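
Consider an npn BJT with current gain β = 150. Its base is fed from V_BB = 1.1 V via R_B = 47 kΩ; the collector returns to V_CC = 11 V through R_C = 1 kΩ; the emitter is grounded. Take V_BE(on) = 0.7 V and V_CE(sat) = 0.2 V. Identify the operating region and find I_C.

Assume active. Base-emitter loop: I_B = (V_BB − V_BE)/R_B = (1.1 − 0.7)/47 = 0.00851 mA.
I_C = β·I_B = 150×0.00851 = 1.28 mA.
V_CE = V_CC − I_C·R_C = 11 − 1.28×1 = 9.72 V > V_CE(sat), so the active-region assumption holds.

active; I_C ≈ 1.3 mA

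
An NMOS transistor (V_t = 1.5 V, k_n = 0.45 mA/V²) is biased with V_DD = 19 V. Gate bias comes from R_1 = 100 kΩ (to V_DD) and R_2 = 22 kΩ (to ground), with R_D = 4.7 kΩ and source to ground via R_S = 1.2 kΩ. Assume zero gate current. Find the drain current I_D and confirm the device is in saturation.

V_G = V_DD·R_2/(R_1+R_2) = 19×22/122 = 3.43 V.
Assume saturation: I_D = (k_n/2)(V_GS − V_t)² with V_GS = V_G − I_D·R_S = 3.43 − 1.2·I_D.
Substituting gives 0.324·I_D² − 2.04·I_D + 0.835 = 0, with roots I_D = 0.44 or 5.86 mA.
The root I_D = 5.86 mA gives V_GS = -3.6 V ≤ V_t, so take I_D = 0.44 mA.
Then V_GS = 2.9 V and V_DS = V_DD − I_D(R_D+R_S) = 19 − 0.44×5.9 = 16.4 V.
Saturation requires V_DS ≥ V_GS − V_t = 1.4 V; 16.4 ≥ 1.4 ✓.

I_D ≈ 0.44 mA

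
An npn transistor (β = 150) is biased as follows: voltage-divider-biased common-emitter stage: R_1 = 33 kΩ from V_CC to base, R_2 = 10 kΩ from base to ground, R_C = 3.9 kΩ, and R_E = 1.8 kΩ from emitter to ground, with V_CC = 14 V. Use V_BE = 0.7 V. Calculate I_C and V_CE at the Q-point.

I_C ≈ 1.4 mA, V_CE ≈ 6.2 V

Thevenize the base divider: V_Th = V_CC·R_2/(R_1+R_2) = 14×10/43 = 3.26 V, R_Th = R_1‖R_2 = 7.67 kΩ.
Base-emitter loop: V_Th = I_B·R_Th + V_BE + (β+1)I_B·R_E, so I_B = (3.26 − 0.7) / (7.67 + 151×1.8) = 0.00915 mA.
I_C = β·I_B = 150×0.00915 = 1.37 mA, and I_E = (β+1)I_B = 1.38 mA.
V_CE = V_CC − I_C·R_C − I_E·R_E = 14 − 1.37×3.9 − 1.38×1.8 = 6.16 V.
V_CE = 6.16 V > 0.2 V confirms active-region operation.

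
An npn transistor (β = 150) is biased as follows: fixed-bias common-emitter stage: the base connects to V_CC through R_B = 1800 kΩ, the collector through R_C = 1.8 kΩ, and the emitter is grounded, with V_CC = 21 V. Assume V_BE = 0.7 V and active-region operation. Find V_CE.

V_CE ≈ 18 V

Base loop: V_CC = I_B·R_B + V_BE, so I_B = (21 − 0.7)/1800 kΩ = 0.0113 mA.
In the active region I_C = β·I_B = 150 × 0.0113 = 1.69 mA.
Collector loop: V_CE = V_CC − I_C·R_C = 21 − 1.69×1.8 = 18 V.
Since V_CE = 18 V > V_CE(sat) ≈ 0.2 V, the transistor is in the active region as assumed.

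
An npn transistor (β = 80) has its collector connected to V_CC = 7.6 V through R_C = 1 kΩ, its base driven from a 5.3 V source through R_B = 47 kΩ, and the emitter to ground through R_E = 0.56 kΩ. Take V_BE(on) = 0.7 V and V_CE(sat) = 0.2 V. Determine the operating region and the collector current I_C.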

### TASK GOAL
Give back the data above word for word.

### THE COMPLETED TASK
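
Consider an npn BJT with current gain β = 150. Its base is fed from V_BB = 1.1 V via R_B = 47 kΩ; the collector returns to V_CC = 11 V through R_C = 1 kΩ; the emitter is grounded. Take V_BE(on) = 0.7 V and V_CE(sat) = 0.2 V. Identify the operating region and find I_C.

Assume active. Base-emitter loop: I_B = (V_BB − V_BE)/R_B = (1.1 − 0.7)/47 = 0.00851 mA.
I_C = β·I_B = 150×0.00851 = 1.28 mA.
V_CE = V_CC − I_C·R_C = 11 − 1.28×1 = 9.72 V > V_CE(sat), so the active-region assumption holds.

active; I_C ≈ 1.3 mA

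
An NMOS transistor (V_t = 1.5 V, k_n = 0.45 mA/V²) is biased with V_DD = 19 V. Gate bias comes from R_1 = 100 kΩ (to V_DD) and R_2 = 22 kΩ (to ground), with R_D = 4.7 kΩ and source to ground via R_S = 1.2 kΩ. Assume zero gate current. Find the drain current I_D and confirm the device is in saturation.

V_G = V_DD·R_2/(R_1+R_2) = 19×22/122 = 3.43 V.
Assume saturation: I_D = (k_n/2)(V_GS − V_t)² with V_GS = V_G − I_D·R_S = 3.43 − 1.2·I_D.
Substituting gives 0.324·I_D² − 2.04·I_D + 0.835 = 0, with roots I_D = 0.44 or 5.86 mA.
The root I_D = 5.86 mA gives V_GS = -3.6 V ≤ V_t, so take I_D = 0.44 mA.
Then V_GS = 2.9 V and V_DS = V_DD − I_D(R_D+R_S) = 19 − 0.44×5.9 = 16.4 V.
Saturation requires V_DS ≥ V_GS − V_t = 1.4 V; 16.4 ≥ 1.4 ✓.

I_D ≈ 0.44 mA

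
An npn transistor (β = 150) is biased as follows: voltage-divider-biased common-emitter stage: R_1 = 33 kΩ from V_CC to base, R_2 = 10 kΩ from base to ground, R_C = 3.9 kΩ, and R_E = 1.8 kΩ from emitter to ground, with V_CC = 14 V. Use V_BE = 0.7 V. Calculate I_C and V_CE at the Q-point.

I_C ≈ 1.4 mA, V_CE ≈ 6.2 V

Thevenize the base divider: V_Th = V_CC·R_2/(R_1+R_2) = 14×10/43 = 3.26 V, R_Th = R_1‖R_2 = 7.67 kΩ.
Base-emitter loop: V_Th = I_B·R_Th + V_BE + (β+1)I_B·R_E, so I_B = (3.26 − 0.7) / (7.67 + 151×1.8) = 0.00915 mA.
I_C = β·I_B = 150×0.00915 = 1.37 mA, and I_E = (β+1)I_B = 1.38 mA.
V_CE = V_CC − I_C·R_C − I_E·R_E = 14 − 1.37×3.9 − 1.38×1.8 = 6.16 V.
V_CE = 6.16 V > 0.2 V confirms active-region operation.

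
An npn transistor (β = 150) is biased as follows: fixed-bias common-emitter stage: the base connects to V_CC through R_B = 1800 kΩ, the collector through R_C = 1.8 kΩ, and the emitter is grounded, with V_CC = 21 V. Assume V_BE = 0.7 V and active-region operation. Find V_CE.

V_CE ≈ 18 V

Base loop: V_CC = I_B·R_B + V_BE, so I_B = (21 − 0.7)/1800 kΩ = 0.0113 mA.
In the active region I_C = β·I_B = 150 × 0.0113 = 1.69 mA.
Collector loop: V_CE = V_CC − I_C·R_C = 21 − 1.69×1.8 = 18 V.
Since V_CE = 18 V > V_CE(sat) ≈ 0.2 V, the transistor is in the active region as assumed.

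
An npn transistor (β = 80) has its collector connected to V_CC = 7.6 V through R_C = 1 kΩ, its base driven from a 5.3 V source through R_B = 47 kΩ, and the emitter to ground through R_E = 0.56 kΩ. Take V_BE(on) = 0.7 V and V_CE(sat) = 0.2 V. Determine the operating region and the collector current I_C.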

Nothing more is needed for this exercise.